## REQUIRED ACTION
Which lines of the entries below run from the one holding "b2: z = 6; z" to the one holding "b7: e = g + 2;", inclusive? Set down exactly those lines and no others.

[Records excerpted from a collection]
_ _ _ _

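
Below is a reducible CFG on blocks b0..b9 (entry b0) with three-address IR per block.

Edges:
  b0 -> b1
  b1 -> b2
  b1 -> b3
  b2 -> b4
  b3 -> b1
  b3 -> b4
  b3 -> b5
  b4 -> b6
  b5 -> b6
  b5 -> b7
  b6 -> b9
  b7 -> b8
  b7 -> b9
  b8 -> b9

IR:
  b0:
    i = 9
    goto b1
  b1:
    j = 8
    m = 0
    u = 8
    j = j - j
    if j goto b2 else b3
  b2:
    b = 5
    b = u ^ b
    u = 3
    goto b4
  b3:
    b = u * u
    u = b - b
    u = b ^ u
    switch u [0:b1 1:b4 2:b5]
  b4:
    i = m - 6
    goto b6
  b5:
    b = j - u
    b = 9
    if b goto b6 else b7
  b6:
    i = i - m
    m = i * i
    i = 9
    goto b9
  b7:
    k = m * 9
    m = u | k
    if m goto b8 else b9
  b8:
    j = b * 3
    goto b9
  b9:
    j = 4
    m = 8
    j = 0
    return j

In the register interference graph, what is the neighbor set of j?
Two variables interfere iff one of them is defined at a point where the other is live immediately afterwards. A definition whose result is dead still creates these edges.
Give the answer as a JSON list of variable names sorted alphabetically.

Answer: ["b", "i", "m", "u"]

Derivation:
Per-block:
  b0: {i} / ∅
  b1: {j,m,u} / ∅
  b2: {b,u} / {u}
  b3: {b,u} / {u}
  b4: {i} / {m}
  b5: {b} / {j,u}
  b6: {i,m} / {i,m}
  b7: {k,m} / {m,u}
  b8: {j} / {b}
  b9: {j,m} / ∅

Liveness:
  b0: in=∅ out={i}
  b1: in={i} out={i,j,m,u}
  b2: in={m,u} out={m}
  b3: in={i,j,m,u} out={i,j,m,u}
  b4: in={m} out={i,m}
  b5: in={i,j,m,u} out={b,i,m,u}
  b6: in={i,m} out=∅
  b7: in={b,m,u} out={b}
  b8: in={b} out=∅
  b9: in=∅ out=∅

Interference:
  b↔{i,j,k,m,u}
  i↔{b,j,m,u}
  j↔{b,i,m,u}
  k↔{b,u}
  m↔{b,i,j,u}
  u↔{b,i,j,k,m}

N(j) = ["b", "i", "m", "u"]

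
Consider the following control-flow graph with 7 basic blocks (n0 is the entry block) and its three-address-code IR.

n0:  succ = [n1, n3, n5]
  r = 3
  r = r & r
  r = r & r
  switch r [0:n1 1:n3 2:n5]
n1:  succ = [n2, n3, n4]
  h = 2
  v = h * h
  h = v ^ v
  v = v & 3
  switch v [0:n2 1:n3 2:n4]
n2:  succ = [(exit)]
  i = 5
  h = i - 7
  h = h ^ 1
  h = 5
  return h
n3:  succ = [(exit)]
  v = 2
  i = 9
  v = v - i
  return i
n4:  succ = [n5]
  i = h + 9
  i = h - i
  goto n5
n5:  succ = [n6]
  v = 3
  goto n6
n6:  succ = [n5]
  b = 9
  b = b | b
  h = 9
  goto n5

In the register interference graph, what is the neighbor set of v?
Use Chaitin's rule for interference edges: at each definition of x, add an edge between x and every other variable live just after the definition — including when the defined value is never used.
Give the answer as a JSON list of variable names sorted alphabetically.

Answer: ["h", "i"]

Analysis:
Per-block:
  n0 def {r} use ∅
  n1 def {h,v} use ∅
  n2 def {h,i} use ∅
  n3 def {i,v} use ∅
  n4 def {i} use {h}
  n5 def {v} use ∅
  n6 def {b,h} use ∅

Backward fixpoint:
  n0 li=∅ lo=∅
  n1 li=∅ lo={h}
  n2 li=∅ lo=∅
  n3 li=∅ lo=∅
  n4 li={h} lo=∅
  n5 li=∅ lo=∅
  n6 li=∅ lo=∅

Interference:
  b: ∅
  h: {i,v}
  i: {h,v}
  r: ∅
  v: {h,i}

N(v) = ["h", "i"]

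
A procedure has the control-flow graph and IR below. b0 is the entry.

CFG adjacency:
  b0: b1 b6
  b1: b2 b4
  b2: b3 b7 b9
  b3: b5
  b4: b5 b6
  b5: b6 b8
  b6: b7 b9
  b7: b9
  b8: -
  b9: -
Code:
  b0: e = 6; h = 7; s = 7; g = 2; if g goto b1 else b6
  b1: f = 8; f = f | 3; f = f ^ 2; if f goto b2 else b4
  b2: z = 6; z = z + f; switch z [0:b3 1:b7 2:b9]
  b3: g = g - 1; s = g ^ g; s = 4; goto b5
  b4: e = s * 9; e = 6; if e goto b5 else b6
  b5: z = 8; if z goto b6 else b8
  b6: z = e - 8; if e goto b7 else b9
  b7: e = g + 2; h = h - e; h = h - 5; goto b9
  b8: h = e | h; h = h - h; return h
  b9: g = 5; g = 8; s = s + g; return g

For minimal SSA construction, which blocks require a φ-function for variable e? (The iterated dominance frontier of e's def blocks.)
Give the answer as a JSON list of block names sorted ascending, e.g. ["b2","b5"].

Answer: ["b5", "b6", "b7", "b9"]

Derivation:
idom tree: b1←b0 b2←b1 b3←b2 b4←b1 b5←b1 b6←b0 b7←b0 b8←b5 b9←b0
Dom∩ at merges:
  b5: preds {b3,b4}: {b0,b1,b2,b3} ∩ {b0,b1,b4} = {b0,b1}; idom=b1
  b6: preds {b0,b4,b5}: {b0} ∩ {b0,b1,b4} ∩ {b0,b1,b5} = {b0}; idom=b0
  b7: preds {b2,b6}: {b0,b1,b2} ∩ {b0,b6} = {b0}; idom=b0
  b9: preds {b2,b6,b7}: {b0,b1,b2} ∩ {b0,b6} ∩ {b0,b7} = {b0}; idom=b0

DF derivation:
  b5←b3: walk b3→b2 to b1
  b5←b4: walk b4 to b1
  b6←b0: walk · to b0
  b6←b4: walk b4→b1 to b0
  b6←b5: walk b5→b1 to b0
  b7←b2: walk b2→b1 to b0
  b7←b6: walk b6 to b0
  b9←b2: walk b2→b1 to b0
  b9←b6: walk b6 to b0
  b9←b7: walk b7 to b0
  b0: DF=∅
  b1: DF={b6,b7,b9}
  b2: DF={b5,b7,b9}
  b3: DF={b5}
  b4: DF={b5,b6}
  b5: DF={b6}
  b6: DF={b7,b9}
  b7: DF={b9}
  b8: DF=∅
  b9: DF=∅

φ for e: defs {b0,b4,b7}
  DF⁺ = {b5,b6,b7,b9}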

_ _ _ _

## OUTPUT OF THE EXERCISE
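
  b2: z = 6; z = z + f; switch z [0:b3 1:b7 2:b9]
  b3: g = g - 1; s = g ^ g; s = 4; goto b5
  b4: e = s * 9; e = 6; if e goto b5 else b6
  b5: z = 8; if z goto b6 else b8
  b6: z = e - 8; if e goto b7 else b9
  b7: e = g + 2; h = h - e; h = h - 5; goto b9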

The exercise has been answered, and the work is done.